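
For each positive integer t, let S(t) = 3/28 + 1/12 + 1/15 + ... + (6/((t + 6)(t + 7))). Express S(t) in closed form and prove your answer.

We claim S(t) = 6t/(7(t + 7)) for all t ≥ 1.
For the base case t = 1: S(1) = 3/28, and the closed form gives 3/28. They agree.
Suppose the result is true for t = j, so S(j) = 6j/(7(j + 7)).
Then S(j+1) = S(j) + (6/((j + 7)(j + 8))) = (6j/(7(j + 7))) + (6/((j + 7)(j + 8))).
Simplifying, S(j+1) = 6(j + 1)/(7(j + 8)) = 6(j+1)/(7((j+1) + 7)),
which is the closed form with t = j+1.
This completes the induction.

S(t) = 6t/(7(t + 7))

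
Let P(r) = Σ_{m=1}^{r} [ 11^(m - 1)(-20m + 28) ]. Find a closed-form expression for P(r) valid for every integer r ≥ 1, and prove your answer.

P(r) = 11^r(-2r + 3) - 3

We claim P(r) = 11^r(-2r + 3) - 3 for all r ≥ 1.
Base step (r = 1): P(1) = 8, and the closed form gives 8. They agree.
Inductive step: assume the claim holds for r = m, so P(m) = 11^m(-2m + 3) - 3.
Then P(m+1) = P(m) + (11^m(-20m + 8)) = (11^m(-2m + 3) - 3) + (11^m(-20m + 8)).
Simplifying, P(m+1) = -22·11^m·m + 11·11^m - 3 = 11^(m+1)(-2(m+1) + 3) - 3,
which is the closed form with r = m+1.
Hence, by induction on r, the claim holds for every r ≥ 1.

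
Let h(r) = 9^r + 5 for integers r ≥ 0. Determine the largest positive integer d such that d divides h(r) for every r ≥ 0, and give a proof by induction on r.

Computing the first values: h(0) = 6 and h(1) = 14; gcd(6, 14) = 2, so d ≤ 2.
We prove 2 | 9^r + 5 for all r ≥ 0 by induction on r.
For the base case r = 0: h(0) = 6 = 2·(3), so 2 | h(0).
Inductive step: assume the claim holds for r = i, i.e. 2 | h(i). Then
h(i+1) = 9^(i+1) + 5 = 9·(9^i + 5) - 40 = 9·h(i) - 40. The first term is divisible by 2 by the inductive hypothesis, and -40 is divisible by 2. Hence 2 | h(i+1).
By induction, the statement is established for all r ≥ 0.
Therefore the largest such d is 2.

d = 2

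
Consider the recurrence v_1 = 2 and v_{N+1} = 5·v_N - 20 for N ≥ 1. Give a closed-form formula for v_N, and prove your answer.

Computing the first terms: v_1 = 2, v_2 = -10, v_3 = -70. This suggests v_N = -3·5^(N - 1) + 5.
Base step (N = 1): the formula gives 2 = 2 = v_1.
Suppose the result is true for N = j, so v_j = -3·5^(j - 1) + 5.
Then v_{j+1} = 5·v_j - 20 = 5·(-3·5^(j - 1) + 5) - 20 = -3·5^j + 5 = -3·5^((j+1) - 1) + 5,
which is the claimed formula at N = j+1.
By the principle of mathematical induction, the result holds for all N ≥ 1.

v_N = -3·5^(N - 1) + 5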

........

--- WHAT YOU HAVE TO DO ---
Give back the full listing exactly as it stands above.

--- WRITTEN ANSWER ---
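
For each positive integer t, let S(t) = 3/28 + 1/12 + 1/15 + ... + (6/((t + 6)(t + 7))). Express S(t) in closed form and prove your answer.

We claim S(t) = 6t/(7(t + 7)) for all t ≥ 1.
For the base case t = 1: S(1) = 3/28, and the closed form gives 3/28. They agree.
Suppose the result is true for t = j, so S(j) = 6j/(7(j + 7)).
Then S(j+1) = S(j) + (6/((j + 7)(j + 8))) = (6j/(7(j + 7))) + (6/((j + 7)(j + 8))).
Simplifying, S(j+1) = 6(j + 1)/(7(j + 8)) = 6(j+1)/(7((j+1) + 7)),
which is the closed form with t = j+1.
This completes the induction.

S(t) = 6t/(7(t + 7))

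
Let P(r) = Σ_{m=1}^{r} [ 11^(m - 1)(-20m + 28) ]. Find a closed-form expression for P(r) valid for every integer r ≥ 1, and prove your answer.

P(r) = 11^r(-2r + 3) - 3

We claim P(r) = 11^r(-2r + 3) - 3 for all r ≥ 1.
Base step (r = 1): P(1) = 8, and the closed form gives 8. They agree.
Inductive step: assume the claim holds for r = m, so P(m) = 11^m(-2m + 3) - 3.
Then P(m+1) = P(m) + (11^m(-20m + 8)) = (11^m(-2m + 3) - 3) + (11^m(-20m + 8)).
Simplifying, P(m+1) = -22·11^m·m + 11·11^m - 3 = 11^(m+1)(-2(m+1) + 3) - 3,
which is the closed form with r = m+1.
Hence, by induction on r, the claim holds for every r ≥ 1.

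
Let h(r) = 9^r + 5 for integers r ≥ 0. Determine the largest positive integer d such that d divides h(r) for every r ≥ 0, and give a proof by induction on r.

Computing the first values: h(0) = 6 and h(1) = 14; gcd(6, 14) = 2, so d ≤ 2.
We prove 2 | 9^r + 5 for all r ≥ 0 by induction on r.
For the base case r = 0: h(0) = 6 = 2·(3), so 2 | h(0).
Inductive step: assume the claim holds for r = i, i.e. 2 | h(i). Then
h(i+1) = 9^(i+1) + 5 = 9·(9^i + 5) - 40 = 9·h(i) - 40. The first term is divisible by 2 by the inductive hypothesis, and -40 is divisible by 2. Hence 2 | h(i+1).
By induction, the statement is established for all r ≥ 0.
Therefore the largest such d is 2.

d = 2

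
Consider the recurrence v_1 = 2 and v_{N+1} = 5·v_N - 20 for N ≥ 1. Give a closed-form formula for v_N, and prove your answer.

Computing the first terms: v_1 = 2, v_2 = -10, v_3 = -70. This suggests v_N = -3·5^(N - 1) + 5.
Base step (N = 1): the formula gives 2 = 2 = v_1.
Suppose the result is true for N = j, so v_j = -3·5^(j - 1) + 5.
Then v_{j+1} = 5·v_j - 20 = 5·(-3·5^(j - 1) + 5) - 20 = -3·5^j + 5 = -3·5^((j+1) - 1) + 5,
which is the claimed formula at N = j+1.
By the principle of mathematical induction, the result holds for all N ≥ 1.

v_N = -3·5^(N - 1) + 5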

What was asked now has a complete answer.